[Saved data entries]
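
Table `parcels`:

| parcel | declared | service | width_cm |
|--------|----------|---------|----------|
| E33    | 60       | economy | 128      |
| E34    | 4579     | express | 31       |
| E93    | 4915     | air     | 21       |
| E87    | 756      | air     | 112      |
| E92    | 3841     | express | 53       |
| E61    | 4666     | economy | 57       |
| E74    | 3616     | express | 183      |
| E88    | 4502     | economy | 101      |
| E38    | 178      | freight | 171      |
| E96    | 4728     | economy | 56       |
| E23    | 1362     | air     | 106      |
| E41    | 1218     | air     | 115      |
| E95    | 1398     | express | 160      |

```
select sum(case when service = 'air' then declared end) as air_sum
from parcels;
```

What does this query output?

parcel=E33: ✗
parcel=E34: ✗
parcel=E93: ✓ → 4915
parcel=E87: ✓ → 756
parcel=E92: ✗
parcel=E61: ✗
parcel=E74: ✗
parcel=E88: ✗
parcel=E38: ✗
parcel=E96: ✗
parcel=E23: ✓ → 1362
parcel=E41: ✓ → 1218
parcel=E95: ✗
air_sum = 4915 + 756 + 1362 + 1218 = 8251

8251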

EXERCISE GOAL: The records above should be transcribed in full, with no differences.

SOLUTION:
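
Table `parcels`:

| parcel | declared | service | width_cm |
|--------|----------|---------|----------|
| E33    | 60       | economy | 128      |
| E34    | 4579     | express | 31       |
| E93    | 4915     | air     | 21       |
| E87    | 756      | air     | 112      |
| E92    | 3841     | express | 53       |
| E61    | 4666     | economy | 57       |
| E74    | 3616     | express | 183      |
| E88    | 4502     | economy | 101      |
| E38    | 178      | freight | 171      |
| E96    | 4728     | economy | 56       |
| E23    | 1362     | air     | 106      |
| E41    | 1218     | air     | 115      |
| E95    | 1398     | express | 160      |

```
select sum(case when service = 'air' then declared end) as air_sum
from parcels;
```

What does this query output?

parcel=E33: ✗
parcel=E34: ✗
parcel=E93: ✓ → 4915
parcel=E87: ✓ → 756
parcel=E92: ✗
parcel=E61: ✗
parcel=E74: ✗
parcel=E88: ✗
parcel=E38: ✗
parcel=E96: ✗
parcel=E23: ✓ → 1362
parcel=E41: ✓ → 1218
parcel=E95: ✗
air_sum = 4915 + 756 + 1362 + 1218 = 8251

8251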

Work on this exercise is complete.